YOUR ASSIGNMENT:
Print the complete set of entries exactly.

INFORMATION SHOWN:

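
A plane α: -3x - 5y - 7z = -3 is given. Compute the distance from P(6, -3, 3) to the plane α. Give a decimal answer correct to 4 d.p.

n·P − d = (-3)·(6) + (-5)·(-3) + (-7)·(3) − (-3) = -21; |n| = √83.
Distance = |-21| / √83 = 21/√83 ≈ 2.3050.

2.3050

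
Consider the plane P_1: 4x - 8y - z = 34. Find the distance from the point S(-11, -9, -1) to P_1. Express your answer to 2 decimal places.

0.56

n·S − d = (4)·(-11) + (-8)·(-9) + (-1)·(-1) − 34 = -5; |n| = √81.
Distance = |-5| / √81 = 5/√81 ≈ 0.56.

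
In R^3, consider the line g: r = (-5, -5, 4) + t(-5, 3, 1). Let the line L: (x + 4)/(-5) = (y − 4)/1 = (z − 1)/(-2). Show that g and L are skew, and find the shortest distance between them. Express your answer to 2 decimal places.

8.89

L has direction (-5, 1, -2) through (-4, 4, 1).
Common perpendicular direction n = (-5, 3, 1) × (-5, 1, -2) = (-7, -15, 10).
With w = (-4, 4, 1) − (-5, -5, 4) = (1, 9, -3), w · n = -172.
Since n ≠ 0 the lines are not parallel, and w · n = -172 ≠ 0 so they do not intersect; hence they are skew.
Distance = |w · n| / |n| = |-172| / √374 ≈ 8.89.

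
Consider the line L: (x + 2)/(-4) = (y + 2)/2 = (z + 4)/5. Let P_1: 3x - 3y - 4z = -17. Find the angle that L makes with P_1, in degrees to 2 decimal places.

L has direction (-4, 2, 5) through (-2, -2, -4).
sin θ = |n·v| / (|n||v|) = |-38| / (√34 · √45) = 0.97149.
θ ≈ 76.29°.

76.29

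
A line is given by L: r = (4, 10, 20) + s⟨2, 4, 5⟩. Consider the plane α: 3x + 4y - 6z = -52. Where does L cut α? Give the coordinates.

Substitute r = (4, 10, 20) + t(2, 4, 5) into the plane: -68 + (-8)t = -52, so t = -2.
Intersection: (4, 10, 20) + (-2)·(2, 4, 5) = (0, 2, 10).

(0, 2, 10)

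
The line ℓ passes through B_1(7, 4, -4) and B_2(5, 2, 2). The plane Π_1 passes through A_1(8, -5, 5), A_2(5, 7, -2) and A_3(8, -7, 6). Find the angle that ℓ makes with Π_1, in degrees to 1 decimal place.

A direction vector for ℓ is B_2 − B_1 = (-2, -2, 6).
A_1A_2 = (-3, 12, -7), A_1A_3 = (0, -2, 1); a normal to Π_1 is A_1A_2 × A_1A_3 = (-2, 3, 6).
Using A_1: Π_1 has equation -2x + 3y + 6z = -1.
sin θ = |n·v| / (|n||v|) = |34| / (√49 · √44) = 0.73224.
θ ≈ 47.1°.

47.1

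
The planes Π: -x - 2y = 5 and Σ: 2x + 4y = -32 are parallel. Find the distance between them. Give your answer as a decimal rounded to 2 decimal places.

4.92

Rescale Σ by 1/(-2): -x - 2y = 16. Then distance = |5 − 16| / √5 ≈ 4.92.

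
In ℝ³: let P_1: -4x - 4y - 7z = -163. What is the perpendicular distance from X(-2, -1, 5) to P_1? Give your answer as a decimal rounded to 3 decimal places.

n·X − d = (-4)·(-2) + (-4)·(-1) + (-7)·(5) − (-163) = 140; |n| = √81.
Distance = |140| / √81 = 140/√81 ≈ 15.556.

15.556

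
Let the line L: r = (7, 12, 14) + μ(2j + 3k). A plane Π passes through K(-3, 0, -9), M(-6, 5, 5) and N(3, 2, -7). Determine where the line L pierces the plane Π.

(7, 10, 11)

KM = (-3, 5, 14), KN = (6, 2, 2); a normal to Π is KM × KN = (-18, 90, -36).
Using K: Π has equation -18x + 90y - 36z = 378.
Substitute r = (7, 12, 14) + t(0, 2, 3) into the plane: 450 + 72t = 378, so t = -1.
Intersection: (7, 12, 14) + (-1)·(0, 2, 3) = (7, 10, 11).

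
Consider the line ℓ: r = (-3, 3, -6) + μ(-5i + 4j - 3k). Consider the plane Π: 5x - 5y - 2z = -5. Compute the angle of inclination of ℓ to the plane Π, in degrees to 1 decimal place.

sin θ = |n·v| / (|n||v|) = |-39| / (√54 · √50) = 0.75056.
θ ≈ 48.6°.

48.6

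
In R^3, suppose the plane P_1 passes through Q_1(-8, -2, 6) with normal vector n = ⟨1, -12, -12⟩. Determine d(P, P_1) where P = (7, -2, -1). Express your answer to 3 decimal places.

P_1: n·r = n·Q_1 gives x - 12y - 12z = -56.
n·P − d = (1)·(7) + (-12)·(-2) + (-12)·(-1) − (-56) = 99; |n| = √289.
Distance = |99| / √289 = 99/√289 ≈ 5.824.

5.824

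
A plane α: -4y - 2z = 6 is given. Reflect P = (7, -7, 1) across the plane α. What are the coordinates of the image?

λ = (n·P − d)/|n|² = (26 − 6)/20 = 1.
Reflection = P − 2λn = (7, -7, 1) − 2·(0, -4, -2) = (7, 1, 5).

(7, 1, 5)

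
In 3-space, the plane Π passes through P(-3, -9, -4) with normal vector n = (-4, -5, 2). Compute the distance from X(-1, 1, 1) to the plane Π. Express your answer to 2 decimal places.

7.16

Π: n·r = n·P gives -4x - 5y + 2z = 49.
n·X − d = (-4)·(-1) + (-5)·(1) + (2)·(1) − 49 = -48; |n| = √45.
Distance = |-48| / √45 = 48/√45 ≈ 7.16.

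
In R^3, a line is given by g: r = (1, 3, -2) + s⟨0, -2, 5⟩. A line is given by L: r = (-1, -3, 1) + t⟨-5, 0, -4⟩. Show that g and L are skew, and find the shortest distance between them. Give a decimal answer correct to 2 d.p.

3.70

Common perpendicular direction n = (0, -2, 5) × (-5, 0, -4) = (8, -25, -10).
With w = (-1, -3, 1) − (1, 3, -2) = (-2, -6, 3), w · n = 104.
Since n ≠ 0 the lines are not parallel, and w · n = 104 ≠ 0 so they do not intersect; hence they are skew.
Distance = |w · n| / |n| = |104| / √789 ≈ 3.70.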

TASK SOLUTION:
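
A plane α: -3x - 5y - 7z = -3 is given. Compute the distance from P(6, -3, 3) to the plane α. Give a decimal answer correct to 4 d.p.

n·P − d = (-3)·(6) + (-5)·(-3) + (-7)·(3) − (-3) = -21; |n| = √83.
Distance = |-21| / √83 = 21/√83 ≈ 2.3050.

2.3050

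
Consider the plane P_1: 4x - 8y - z = 34. Find the distance from the point S(-11, -9, -1) to P_1. Express your answer to 2 decimal places.

0.56

n·S − d = (4)·(-11) + (-8)·(-9) + (-1)·(-1) − 34 = -5; |n| = √81.
Distance = |-5| / √81 = 5/√81 ≈ 0.56.

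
In R^3, consider the line g: r = (-5, -5, 4) + t(-5, 3, 1). Let the line L: (x + 4)/(-5) = (y − 4)/1 = (z − 1)/(-2). Show that g and L are skew, and find the shortest distance between them. Express your answer to 2 decimal places.

8.89

L has direction (-5, 1, -2) through (-4, 4, 1).
Common perpendicular direction n = (-5, 3, 1) × (-5, 1, -2) = (-7, -15, 10).
With w = (-4, 4, 1) − (-5, -5, 4) = (1, 9, -3), w · n = -172.
Since n ≠ 0 the lines are not parallel, and w · n = -172 ≠ 0 so they do not intersect; hence they are skew.
Distance = |w · n| / |n| = |-172| / √374 ≈ 8.89.

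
Consider the line L: (x + 2)/(-4) = (y + 2)/2 = (z + 4)/5. Let P_1: 3x - 3y - 4z = -17. Find the angle that L makes with P_1, in degrees to 2 decimal places.

L has direction (-4, 2, 5) through (-2, -2, -4).
sin θ = |n·v| / (|n||v|) = |-38| / (√34 · √45) = 0.97149.
θ ≈ 76.29°.

76.29

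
A line is given by L: r = (4, 10, 20) + s⟨2, 4, 5⟩. Consider the plane α: 3x + 4y - 6z = -52. Where does L cut α? Give the coordinates.

Substitute r = (4, 10, 20) + t(2, 4, 5) into the plane: -68 + (-8)t = -52, so t = -2.
Intersection: (4, 10, 20) + (-2)·(2, 4, 5) = (0, 2, 10).

(0, 2, 10)

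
The line ℓ passes through B_1(7, 4, -4) and B_2(5, 2, 2). The plane Π_1 passes through A_1(8, -5, 5), A_2(5, 7, -2) and A_3(8, -7, 6). Find the angle that ℓ makes with Π_1, in degrees to 1 decimal place.

A direction vector for ℓ is B_2 − B_1 = (-2, -2, 6).
A_1A_2 = (-3, 12, -7), A_1A_3 = (0, -2, 1); a normal to Π_1 is A_1A_2 × A_1A_3 = (-2, 3, 6).
Using A_1: Π_1 has equation -2x + 3y + 6z = -1.
sin θ = |n·v| / (|n||v|) = |34| / (√49 · √44) = 0.73224.
θ ≈ 47.1°.

47.1

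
The planes Π: -x - 2y = 5 and Σ: 2x + 4y = -32 are parallel. Find the distance between them. Give your answer as a decimal rounded to 2 decimal places.

4.92

Rescale Σ by 1/(-2): -x - 2y = 16. Then distance = |5 − 16| / √5 ≈ 4.92.

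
In ℝ³: let P_1: -4x - 4y - 7z = -163. What is the perpendicular distance from X(-2, -1, 5) to P_1? Give your answer as a decimal rounded to 3 decimal places.

n·X − d = (-4)·(-2) + (-4)·(-1) + (-7)·(5) − (-163) = 140; |n| = √81.
Distance = |140| / √81 = 140/√81 ≈ 15.556.

15.556

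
Let the line L: r = (7, 12, 14) + μ(2j + 3k). A plane Π passes through K(-3, 0, -9), M(-6, 5, 5) and N(3, 2, -7). Determine where the line L pierces the plane Π.

(7, 10, 11)

KM = (-3, 5, 14), KN = (6, 2, 2); a normal to Π is KM × KN = (-18, 90, -36).
Using K: Π has equation -18x + 90y - 36z = 378.
Substitute r = (7, 12, 14) + t(0, 2, 3) into the plane: 450 + 72t = 378, so t = -1.
Intersection: (7, 12, 14) + (-1)·(0, 2, 3) = (7, 10, 11).

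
Consider the line ℓ: r = (-3, 3, -6) + μ(-5i + 4j - 3k). Consider the plane Π: 5x - 5y - 2z = -5. Compute the angle of inclination of ℓ to the plane Π, in degrees to 1 decimal place.

sin θ = |n·v| / (|n||v|) = |-39| / (√54 · √50) = 0.75056.
θ ≈ 48.6°.

48.6

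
In R^3, suppose the plane P_1 passes through Q_1(-8, -2, 6) with normal vector n = ⟨1, -12, -12⟩. Determine d(P, P_1) where P = (7, -2, -1). Express your answer to 3 decimal places.

P_1: n·r = n·Q_1 gives x - 12y - 12z = -56.
n·P − d = (1)·(7) + (-12)·(-2) + (-12)·(-1) − (-56) = 99; |n| = √289.
Distance = |99| / √289 = 99/√289 ≈ 5.824.

5.824

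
A plane α: -4y - 2z = 6 is given. Reflect P = (7, -7, 1) across the plane α. What are the coordinates of the image?

λ = (n·P − d)/|n|² = (26 − 6)/20 = 1.
Reflection = P − 2λn = (7, -7, 1) − 2·(0, -4, -2) = (7, 1, 5).

(7, 1, 5)

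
In 3-space, the plane Π passes through P(-3, -9, -4) with normal vector n = (-4, -5, 2). Compute the distance from X(-1, 1, 1) to the plane Π. Express your answer to 2 decimal places.

7.16

Π: n·r = n·P gives -4x - 5y + 2z = 49.
n·X − d = (-4)·(-1) + (-5)·(1) + (2)·(1) − 49 = -48; |n| = √45.
Distance = |-48| / √45 = 48/√45 ≈ 7.16.

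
In R^3, a line is given by g: r = (1, 3, -2) + s⟨0, -2, 5⟩. A line is given by L: r = (-1, -3, 1) + t⟨-5, 0, -4⟩. Show that g and L are skew, and find the shortest distance between them. Give a decimal answer correct to 2 d.p.

3.70

Common perpendicular direction n = (0, -2, 5) × (-5, 0, -4) = (8, -25, -10).
With w = (-1, -3, 1) − (1, 3, -2) = (-2, -6, 3), w · n = 104.
Since n ≠ 0 the lines are not parallel, and w · n = 104 ≠ 0 so they do not intersect; hence they are skew.
Distance = |w · n| / |n| = |104| / √789 ≈ 3.70.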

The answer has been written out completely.